▶ [Exercise prompt]
In the entries below, the lines from the one with "SKU | first" through the one with "14 | 80 | 5 |" are to be copied exactly; both ends count.

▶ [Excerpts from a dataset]
▼▼▼

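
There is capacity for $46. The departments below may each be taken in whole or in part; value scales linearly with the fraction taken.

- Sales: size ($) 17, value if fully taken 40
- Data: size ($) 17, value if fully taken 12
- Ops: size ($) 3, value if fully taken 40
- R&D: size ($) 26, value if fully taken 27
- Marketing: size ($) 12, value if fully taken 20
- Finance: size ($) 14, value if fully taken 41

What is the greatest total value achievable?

Rank by value-to-size ratio: Ops 40/3≈13.3, Finance 41/14≈2.93, Sales 40/17≈2.35, Marketing 20/12≈1.67, R&D 27/26≈1.04, Data 12/17≈0.706.
All 3 $ of Ops fit (value 40) — 43 remain.
Finance: take in full, 14 $ for value 41 — 29 left.
Sales: take in full, 17 $ for value 40 — 12 left.
Take all of Marketing (12 $, value 20) — 0 $ left.
Total value = 141.

141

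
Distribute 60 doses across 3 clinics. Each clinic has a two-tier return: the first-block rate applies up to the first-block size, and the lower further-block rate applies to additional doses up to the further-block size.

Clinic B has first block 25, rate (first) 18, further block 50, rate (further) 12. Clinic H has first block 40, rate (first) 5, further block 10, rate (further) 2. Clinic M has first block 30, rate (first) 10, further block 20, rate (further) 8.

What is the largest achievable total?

Rank every tier by rate: Clinic B/first 18 > Clinic B/second 12 > Clinic M/first 10 > Clinic M/second 8 > Clinic H/first 5 > Clinic H/second 2.
Clinic B first at 18: fill all 25 — 35 left.
Clinic B second at 12: only 35 left, fill 35.
Total = 18×25 + 12×35 = 870.

870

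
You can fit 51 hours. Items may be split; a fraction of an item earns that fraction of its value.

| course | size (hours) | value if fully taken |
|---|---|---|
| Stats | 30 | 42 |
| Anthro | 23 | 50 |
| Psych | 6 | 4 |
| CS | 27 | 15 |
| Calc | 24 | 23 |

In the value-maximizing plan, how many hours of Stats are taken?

28

Best value per unit of size first: Anthro 50/23≈2.17, Stats 42/30≈1.4, Calc 23/24≈0.958, Psych 4/6≈0.667, CS 15/27≈0.556.
Anthro: take in full, 23 hours for value 50 ; 28 left.
Only 28 hours remain; take 28/30 of Stats for value 42×28/30 = 39.2.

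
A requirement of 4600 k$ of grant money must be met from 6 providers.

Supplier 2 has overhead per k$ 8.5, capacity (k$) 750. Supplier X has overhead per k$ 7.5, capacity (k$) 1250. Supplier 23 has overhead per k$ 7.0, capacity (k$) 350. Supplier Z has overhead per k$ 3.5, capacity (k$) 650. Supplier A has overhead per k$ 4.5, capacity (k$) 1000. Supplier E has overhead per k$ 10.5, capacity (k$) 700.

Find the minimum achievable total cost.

31275

Cheapest first:
Supplier Z (3.5): use full 650 → 3950 k$ to go.
Supplier A at 4.5: take all 1000 k$ → 2950 still needed.
Take 350 from Supplier 23 at 7.0 → need 2600 more.
Supplier X at 7.5: take all 1250 k$ → 1350 still needed.
Take 750 from Supplier 2 at 8.5 → need 600 more.
Supplier E (10.5): take the remaining 600 → done.
Cost = 650×3.5 + 1000×4.5 + 350×7.0 + 1250×7.5 + 750×8.5 + 600×10.5 = 31275.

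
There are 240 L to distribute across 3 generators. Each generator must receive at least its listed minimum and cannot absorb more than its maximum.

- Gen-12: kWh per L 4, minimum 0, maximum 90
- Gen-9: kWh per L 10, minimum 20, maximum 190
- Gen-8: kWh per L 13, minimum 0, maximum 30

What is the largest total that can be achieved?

2370

Meeting every minimum uses 0+20+0 = 20 L, leaving 220.
Highest kWh per L first: Gen-8 13 > Gen-9 10 > Gen-12 4.
Gen-8 takes 30 more to reach its cap of 30 — 190 left.
Gen-9 takes 170 more to reach its cap of 190 — 20 left.
Gen-12 has room for 90 more but only 20 remain, so it gets 20.
Total = 4×20 + 10×190 + 13×30 = 2370.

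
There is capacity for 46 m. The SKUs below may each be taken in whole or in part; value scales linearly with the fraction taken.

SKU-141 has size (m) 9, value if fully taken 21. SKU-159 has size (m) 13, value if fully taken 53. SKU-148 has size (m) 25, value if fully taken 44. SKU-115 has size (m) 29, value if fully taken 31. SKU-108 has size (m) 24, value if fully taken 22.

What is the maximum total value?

Sort by value density: SKU-159 53/13≈4.08, SKU-141 21/9≈2.33, SKU-148 44/25≈1.76, SKU-115 31/29≈1.07, SKU-108 22/24≈0.917.
All 13 m of SKU-159 fit (value 53) ; 33 remain.
SKU-141: take in full, 9 m for value 21 ; 24 left.
24 m left: a 24/25 share of SKU-148 gives 44×24/25 = 42.24.
Total value = 116.24.

116.24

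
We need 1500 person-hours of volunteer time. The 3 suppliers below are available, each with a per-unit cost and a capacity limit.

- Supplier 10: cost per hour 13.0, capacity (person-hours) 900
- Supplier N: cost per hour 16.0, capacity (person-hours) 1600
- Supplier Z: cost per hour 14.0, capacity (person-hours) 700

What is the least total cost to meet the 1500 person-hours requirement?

Fill from the cheapest supplier first.
Supplier 10 at 13.0: take all 900 person-hours → 600 still needed.
Supplier Z (14.0): take the remaining 600 → done.
Supplier N: unused.
Cost = 900×13.0 + 600×14.0 = 20100.

20100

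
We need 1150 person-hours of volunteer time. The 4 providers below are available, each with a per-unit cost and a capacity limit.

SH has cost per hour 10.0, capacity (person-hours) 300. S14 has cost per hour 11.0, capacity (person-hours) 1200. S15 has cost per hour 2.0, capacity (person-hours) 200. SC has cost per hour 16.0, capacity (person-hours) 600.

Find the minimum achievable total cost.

Use providers in increasing cost order.
S15 at 2.0: take all 200 person-hours ; 950 still needed.
SH at 10.0: take all 300 person-hours ; 650 still needed.
S14 at 11.0: take 650 of its 1200 ; requirement met.
SC: unused.
Cost = 200×2.0 + 300×10.0 + 650×11.0 = 10550.

10550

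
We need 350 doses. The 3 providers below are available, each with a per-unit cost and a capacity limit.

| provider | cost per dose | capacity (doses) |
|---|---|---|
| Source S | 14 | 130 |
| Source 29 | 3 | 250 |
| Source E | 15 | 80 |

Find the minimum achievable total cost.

Use providers in increasing cost order.
Take 250 from Source 29 at 3 → need 100 more.
Source S at 14: take 100 of its 130 → requirement met.
Source E: unused.
Cost = 250×3 + 100×14 = 2150.

2150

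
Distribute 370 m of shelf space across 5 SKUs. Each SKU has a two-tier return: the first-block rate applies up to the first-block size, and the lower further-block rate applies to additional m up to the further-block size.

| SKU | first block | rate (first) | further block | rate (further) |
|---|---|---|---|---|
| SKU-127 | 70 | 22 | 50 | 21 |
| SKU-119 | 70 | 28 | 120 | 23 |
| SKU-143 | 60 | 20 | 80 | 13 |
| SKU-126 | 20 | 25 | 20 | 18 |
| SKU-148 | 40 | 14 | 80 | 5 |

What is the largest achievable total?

8610

Order all 10 blocks by rate: SKU-119/T1 28 > SKU-126/T1 25 > SKU-119/T2 23 > SKU-127/T1 22 > SKU-127/T2 21 > SKU-143/T1 20 > SKU-126/T2 18 > SKU-148/T1 14 > SKU-143/T2 13 > SKU-148/T2 5.
SKU-119/T1 (28): +70 — 300 left.
Fill SKU-126 T1 block (20 at 25) — 280 left.
SKU-119 T2 at 23: fill all 120 — 160 left.
Fill SKU-127 T1 block (70 at 22) — 90 left.
SKU-127/T2 (21): +50 — 40 left.
40 remain; put them into SKU-143 T1 at 20.
Total = 28×70 + 25×20 + 23×120 + 22×70 + 21×50 + 20×40 = 8610.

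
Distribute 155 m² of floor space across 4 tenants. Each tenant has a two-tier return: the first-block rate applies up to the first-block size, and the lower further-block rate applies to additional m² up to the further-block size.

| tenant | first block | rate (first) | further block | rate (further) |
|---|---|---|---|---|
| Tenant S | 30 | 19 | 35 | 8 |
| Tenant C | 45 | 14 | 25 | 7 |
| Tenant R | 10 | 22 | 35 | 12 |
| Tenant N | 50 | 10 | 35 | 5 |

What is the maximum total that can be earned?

Order all 8 blocks by rate: Tenant R/T1 22 > Tenant S/T1 19 > Tenant C/T1 14 > Tenant R/T2 12 > Tenant N/T1 10 > Tenant S/T2 8 > Tenant C/T2 7 > Tenant N/T2 5.
Tenant R/T1 (22): +10 — 145 left.
Tenant S T1 at 19: fill all 30 — 115 left.
Fill Tenant C T1 block (45 at 14) — 70 left.
Tenant R/T2 (12): +35 — 35 left.
Tenant N/T1: +35 of 50 at 10; pool empty.
Total = 22×10 + 19×30 + 14×45 + 12×35 + 10×35 = 2190.

2190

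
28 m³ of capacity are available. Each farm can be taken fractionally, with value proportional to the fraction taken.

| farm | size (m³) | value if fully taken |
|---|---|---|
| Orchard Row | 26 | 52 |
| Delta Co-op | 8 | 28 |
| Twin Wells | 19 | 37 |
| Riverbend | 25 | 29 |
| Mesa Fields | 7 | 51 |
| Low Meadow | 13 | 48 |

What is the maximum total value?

127

Rank by value-to-size ratio: Mesa Fields 51/7≈7.29, Low Meadow 48/13≈3.69, Delta Co-op 28/8≈3.5, Orchard Row 52/26≈2, Twin Wells 37/19≈1.95, Riverbend 29/25≈1.16.
Mesa Fields: take in full, 7 m³ for value 51 → 21 left.
Low Meadow: take in full, 13 m³ for value 48 → 8 left.
Take all of Delta Co-op (8 m³, value 28) → 0 m³ left.
Total value = 127.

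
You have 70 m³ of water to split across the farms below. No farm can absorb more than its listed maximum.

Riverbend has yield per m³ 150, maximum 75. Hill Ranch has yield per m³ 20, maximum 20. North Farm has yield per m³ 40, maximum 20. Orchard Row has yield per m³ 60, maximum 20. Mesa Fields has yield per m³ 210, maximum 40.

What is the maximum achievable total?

Highest yield per m³ first: Mesa Fields 210 > Riverbend 150 > Orchard Row 60 > North Farm 40 > Hill Ranch 20.
Give Mesa Fields 40 to hit its cap of 40 → 30 left.
Only 30 left; Riverbend takes them to reach 30.
Total = 150×30 + 210×40 = 12900.

12900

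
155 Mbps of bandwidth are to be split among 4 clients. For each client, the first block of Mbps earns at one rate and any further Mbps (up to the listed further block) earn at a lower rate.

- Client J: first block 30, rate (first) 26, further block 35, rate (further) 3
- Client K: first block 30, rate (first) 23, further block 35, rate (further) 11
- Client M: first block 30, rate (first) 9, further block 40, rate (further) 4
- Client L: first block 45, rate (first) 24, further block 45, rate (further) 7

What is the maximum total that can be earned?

Order all 8 blocks by rate: Client J/first 26 > Client L/first 24 > Client K/first 23 > Client K/second 11 > Client M/first 9 > Client L/second 7 > Client M/second 4 > Client J/second 3.
Client J/first (26): +30 → 125 left.
Fill Client L first block (45 at 24) → 80 left.
Fill Client K first block (30 at 23) → 50 left.
Client K/second (11): +35 → 15 left.
Client M/first: +15 of 30 at 9; pool empty.
Total = 26×30 + 24×45 + 23×30 + 11×35 + 9×15 = 3070.

3070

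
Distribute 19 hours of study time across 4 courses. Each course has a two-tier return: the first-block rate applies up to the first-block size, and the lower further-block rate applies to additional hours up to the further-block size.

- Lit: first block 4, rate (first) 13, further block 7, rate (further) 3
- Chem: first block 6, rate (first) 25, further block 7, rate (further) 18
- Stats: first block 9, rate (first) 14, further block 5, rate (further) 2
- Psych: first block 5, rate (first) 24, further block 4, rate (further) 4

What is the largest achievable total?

Treat each block as its own option and order by rate: Chem/T1 25 > Psych/T1 24 > Chem/T2 18 > Stats/T1 14 > Lit/T1 13 > Psych/T2 4 > Lit/T2 3 > Stats/T2 2.
Fill Chem T1 block (6 at 25) ; 13 left.
Psych T1 at 24: fill all 5 ; 8 left.
Chem T2 at 18: fill all 7 ; 1 left.
Stats/T1: +1 of 9 at 14; pool empty.
Total = 25×6 + 24×5 + 18×7 + 14×1 = 410.

410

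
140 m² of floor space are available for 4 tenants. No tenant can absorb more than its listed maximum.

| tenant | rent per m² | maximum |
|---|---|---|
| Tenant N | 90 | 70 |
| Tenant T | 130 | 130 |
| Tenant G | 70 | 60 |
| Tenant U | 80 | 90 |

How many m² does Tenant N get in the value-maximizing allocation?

10

Rank by rent per m²: Tenant T 130 > Tenant N 90 > Tenant U 80 > Tenant G 70.
Tenant T: +130 to 130 (cap) — 10 left.
Tenant N has room for 70 but only 10 remain, so it gets 10.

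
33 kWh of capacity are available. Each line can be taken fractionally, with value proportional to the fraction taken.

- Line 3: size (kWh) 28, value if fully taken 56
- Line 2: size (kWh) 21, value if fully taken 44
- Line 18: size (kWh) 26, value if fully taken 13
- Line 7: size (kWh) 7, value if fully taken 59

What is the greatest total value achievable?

Sort by value density: Line 7 59/7≈8.43, Line 2 44/21≈2.1, Line 3 56/28≈2, Line 18 13/26≈0.5.
Take all of Line 7 (7 kWh, value 59) — 26 kWh left.
All 21 kWh of Line 2 fit (value 44) — 5 remain.
Only 5 kWh remain; take 5/28 of Line 3 for value 56×5/28 = 10.
Total value = 113.

113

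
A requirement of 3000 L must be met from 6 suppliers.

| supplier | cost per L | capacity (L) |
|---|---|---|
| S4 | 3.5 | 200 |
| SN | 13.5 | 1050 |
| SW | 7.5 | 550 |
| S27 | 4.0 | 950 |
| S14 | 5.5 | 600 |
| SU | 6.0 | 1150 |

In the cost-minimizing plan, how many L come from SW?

100

Fill from the cheapest supplier first.
Take 200 from S4 at 3.5 ; need 2800 more.
S27 at 4.0: take all 950 L ; 1850 still needed.
S14 (5.5): use full 600 ; 1250 L to go.
SU (6.0): use full 1150 ; 100 L to go.
Take 100 from SW at 7.5 to finish.
SN: unused.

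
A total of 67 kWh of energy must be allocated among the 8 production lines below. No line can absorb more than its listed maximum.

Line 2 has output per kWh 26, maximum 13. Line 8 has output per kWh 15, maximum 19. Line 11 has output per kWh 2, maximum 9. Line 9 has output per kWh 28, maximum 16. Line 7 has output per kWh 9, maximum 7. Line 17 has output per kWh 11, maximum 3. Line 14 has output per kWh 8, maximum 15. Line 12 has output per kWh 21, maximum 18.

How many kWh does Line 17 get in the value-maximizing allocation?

1

Order the production lines by output per kWh: Line 9 28 > Line 2 26 > Line 12 21 > Line 8 15 > Line 17 11 > Line 7 9 > Line 14 8 > Line 11 2.
Line 9: +16 to 16 (cap) — 51 left.
Line 2: +13 to 13 (cap) — 38 left.
Line 12: +18 to 18 (cap) — 20 left.
Give Line 8 19 to hit its cap of 19 — 1 left.
Line 17 has room for 3 but only 1 remain, so it gets 1.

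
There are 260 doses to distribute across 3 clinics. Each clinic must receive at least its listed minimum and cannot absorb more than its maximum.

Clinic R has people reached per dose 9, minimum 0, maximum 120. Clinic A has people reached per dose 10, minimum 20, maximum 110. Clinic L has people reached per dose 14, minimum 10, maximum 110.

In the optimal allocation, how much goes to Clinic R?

Meeting every minimum uses 0+20+10 = 30 doses, leaving 230.
Order the clinics by people reached per dose: Clinic L 14 > Clinic A 10 > Clinic R 9.
Clinic L takes 100 more to reach its cap of 110 ; 130 left.
Give Clinic A 90 more to hit its cap of 110 ; 40 left.
Clinic R: +40 (room for 120) → 40. Pool exhausted.

40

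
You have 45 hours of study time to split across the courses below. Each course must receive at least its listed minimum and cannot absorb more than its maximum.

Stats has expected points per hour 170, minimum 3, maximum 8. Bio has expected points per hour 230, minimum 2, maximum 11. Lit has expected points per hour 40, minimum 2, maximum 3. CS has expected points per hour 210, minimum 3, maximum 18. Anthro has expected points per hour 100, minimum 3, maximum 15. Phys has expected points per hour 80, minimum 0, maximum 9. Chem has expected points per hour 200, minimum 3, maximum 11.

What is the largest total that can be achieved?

8800

Meeting every minimum uses 3+2+2+3+3+0+3 = 16 hours, leaving 29.
Highest expected points per hour first: Bio 230 > CS 210 > Chem 200 > Stats 170 > Anthro 100 > Phys 80 > Lit 40.
Bio: +9 to 11 (cap) ; 20 left.
CS: +15 to 18 (cap) ; 5 left.
Only 5 left; Chem takes them to reach 8.
Total = 170×3 + 230×11 + 40×2 + 210×18 + 100×3 + 200×8 = 8800.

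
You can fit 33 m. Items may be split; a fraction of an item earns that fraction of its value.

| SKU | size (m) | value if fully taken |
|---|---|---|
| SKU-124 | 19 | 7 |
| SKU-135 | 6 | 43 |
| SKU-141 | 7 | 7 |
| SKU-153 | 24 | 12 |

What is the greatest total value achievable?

60

Sort by value density: SKU-135 43/6≈7.17, SKU-141 7/7≈1, SKU-153 12/24≈0.5, SKU-124 7/19≈0.368.
SKU-135: take in full, 6 m for value 43 ; 27 left.
All 7 m of SKU-141 fit (value 7) ; 20 remain.
Fill the last 20 m with part of SKU-153: 20/24 of it earns 10.
Total value = 60.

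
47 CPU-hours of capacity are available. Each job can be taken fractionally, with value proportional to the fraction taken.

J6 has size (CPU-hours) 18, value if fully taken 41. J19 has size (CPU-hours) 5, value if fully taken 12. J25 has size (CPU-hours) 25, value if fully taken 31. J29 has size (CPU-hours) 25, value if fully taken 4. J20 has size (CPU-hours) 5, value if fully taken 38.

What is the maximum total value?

Sort by value density: J20 38/5≈7.6, J19 12/5≈2.4, J6 41/18≈2.28, J25 31/25≈1.24, J29 4/25≈0.16.
J20: take in full, 5 CPU-hours for value 38 → 42 left.
Take all of J19 (5 CPU-hours, value 12) → 37 CPU-hours left.
Take all of J6 (18 CPU-hours, value 41) → 19 CPU-hours left.
Only 19 CPU-hours remain; take 19/25 of J25 for value 31×19/25 = 23.56.
Total value = 114.56.

114.56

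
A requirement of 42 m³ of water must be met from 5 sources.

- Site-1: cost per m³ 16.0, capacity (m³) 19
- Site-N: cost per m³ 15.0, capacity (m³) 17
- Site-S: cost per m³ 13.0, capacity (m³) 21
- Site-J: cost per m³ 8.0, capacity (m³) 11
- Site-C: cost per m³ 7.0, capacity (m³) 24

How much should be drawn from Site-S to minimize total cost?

7

Cheapest first:
Site-C (7.0): use full 24 → 18 m³ to go.
Site-J at 8.0: take all 11 m³ → 7 still needed.
Site-S at 13.0: take 7 of its 21 → requirement met.
Site-N, Site-1: unused.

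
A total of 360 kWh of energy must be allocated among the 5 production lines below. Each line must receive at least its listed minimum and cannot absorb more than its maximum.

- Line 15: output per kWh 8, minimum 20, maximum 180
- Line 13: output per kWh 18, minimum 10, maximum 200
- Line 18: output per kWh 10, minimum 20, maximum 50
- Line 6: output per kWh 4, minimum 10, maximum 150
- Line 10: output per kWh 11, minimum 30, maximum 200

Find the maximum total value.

Meeting every minimum uses 20+10+20+10+30 = 90 kWh, leaving 270.
Rank by output per kWh: Line 13 18 > Line 10 11 > Line 18 10 > Line 15 8 > Line 6 4.
Line 13: +190 to 200 (cap) → 80 left.
Line 10: +80 (room for 170) → 110. Pool exhausted.
Total = 8×20 + 18×200 + 10×20 + 4×10 + 11×110 = 5210.

5210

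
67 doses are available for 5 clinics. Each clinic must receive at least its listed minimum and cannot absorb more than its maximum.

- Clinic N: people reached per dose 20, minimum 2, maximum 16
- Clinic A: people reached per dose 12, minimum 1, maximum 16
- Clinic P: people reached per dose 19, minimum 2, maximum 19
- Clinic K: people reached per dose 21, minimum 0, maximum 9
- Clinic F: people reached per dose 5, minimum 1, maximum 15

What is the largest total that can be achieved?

1097

Meeting every minimum uses 2+1+2+0+1 = 6 doses, leaving 61.
Order the clinics by people reached per dose: Clinic K 21 > Clinic N 20 > Clinic P 19 > Clinic A 12 > Clinic F 5.
Give Clinic K 9 more to hit its cap of 9 — 52 left.
Give Clinic N 14 more to hit its cap of 16 — 38 left.
Give Clinic P 17 more to hit its cap of 19 — 21 left.
Clinic A takes 15 more to reach its cap of 16 — 6 left.
Only 6 left; Clinic F takes them to reach 7.
Total = 20×16 + 12×16 + 19×19 + 21×9 + 5×7 = 1097.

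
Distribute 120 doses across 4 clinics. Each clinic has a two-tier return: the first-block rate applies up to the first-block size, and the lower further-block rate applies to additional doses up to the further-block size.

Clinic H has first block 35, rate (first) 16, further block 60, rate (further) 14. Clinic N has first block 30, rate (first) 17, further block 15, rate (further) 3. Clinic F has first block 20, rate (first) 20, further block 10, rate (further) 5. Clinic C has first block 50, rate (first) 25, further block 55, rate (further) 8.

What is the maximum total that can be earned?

2480

Order all 8 blocks by rate: Clinic C/tier1 25 > Clinic F/tier1 20 > Clinic N/tier1 17 > Clinic H/tier1 16 > Clinic H/tier2 14 > Clinic C/tier2 8 > Clinic F/tier2 5 > Clinic N/tier2 3.
Clinic C tier1 at 25: fill all 50 → 70 left.
Clinic F/tier1 (20): +20 → 50 left.
Clinic N tier1 at 17: fill all 30 → 20 left.
20 remain; put them into Clinic H tier1 at 16.
Total = 25×50 + 20×20 + 17×30 + 16×20 = 2480.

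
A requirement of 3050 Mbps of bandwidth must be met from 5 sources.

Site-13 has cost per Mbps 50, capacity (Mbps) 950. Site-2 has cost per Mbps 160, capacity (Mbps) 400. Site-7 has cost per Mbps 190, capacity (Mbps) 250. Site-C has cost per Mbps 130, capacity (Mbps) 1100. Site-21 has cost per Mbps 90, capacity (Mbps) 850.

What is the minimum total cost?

291000

Fill from the cheapest source first.
Take 950 from Site-13 at 50 → need 2100 more.
Site-21 at 90: take all 850 Mbps → 1250 still needed.
Site-C (130): use full 1100 → 150 Mbps to go.
Site-2 at 160: take 150 of its 400 → requirement met.
Site-7: unused.
Cost = 950×50 + 850×90 + 1100×130 + 150×160 = 291000.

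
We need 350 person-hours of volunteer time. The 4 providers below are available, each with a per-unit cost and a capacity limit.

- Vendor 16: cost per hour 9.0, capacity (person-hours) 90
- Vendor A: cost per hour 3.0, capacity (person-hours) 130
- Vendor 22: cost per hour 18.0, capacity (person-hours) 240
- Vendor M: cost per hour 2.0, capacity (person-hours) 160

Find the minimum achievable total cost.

Cheapest first:
Vendor M (2.0): use full 160 ; 190 person-hours to go.
Vendor A (3.0): use full 130 ; 60 person-hours to go.
Vendor 16 at 9.0: take 60 of its 90 ; requirement met.
Vendor 22: unused.
Cost = 160×2.0 + 130×3.0 + 60×9.0 = 1250.

1250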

▲▲▲

▶ [Exercise output]
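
| SKU | first block | rate (first) | further block | rate (further) |
|---|---|---|---|---|
| SKU-127 | 70 | 22 | 50 | 21 |
| SKU-119 | 70 | 28 | 120 | 23 |
| SKU-143 | 60 | 20 | 80 | 13 |
| SKU-126 | 20 | 25 | 20 | 18 |
| SKU-148 | 40 | 14 | 80 | 5 |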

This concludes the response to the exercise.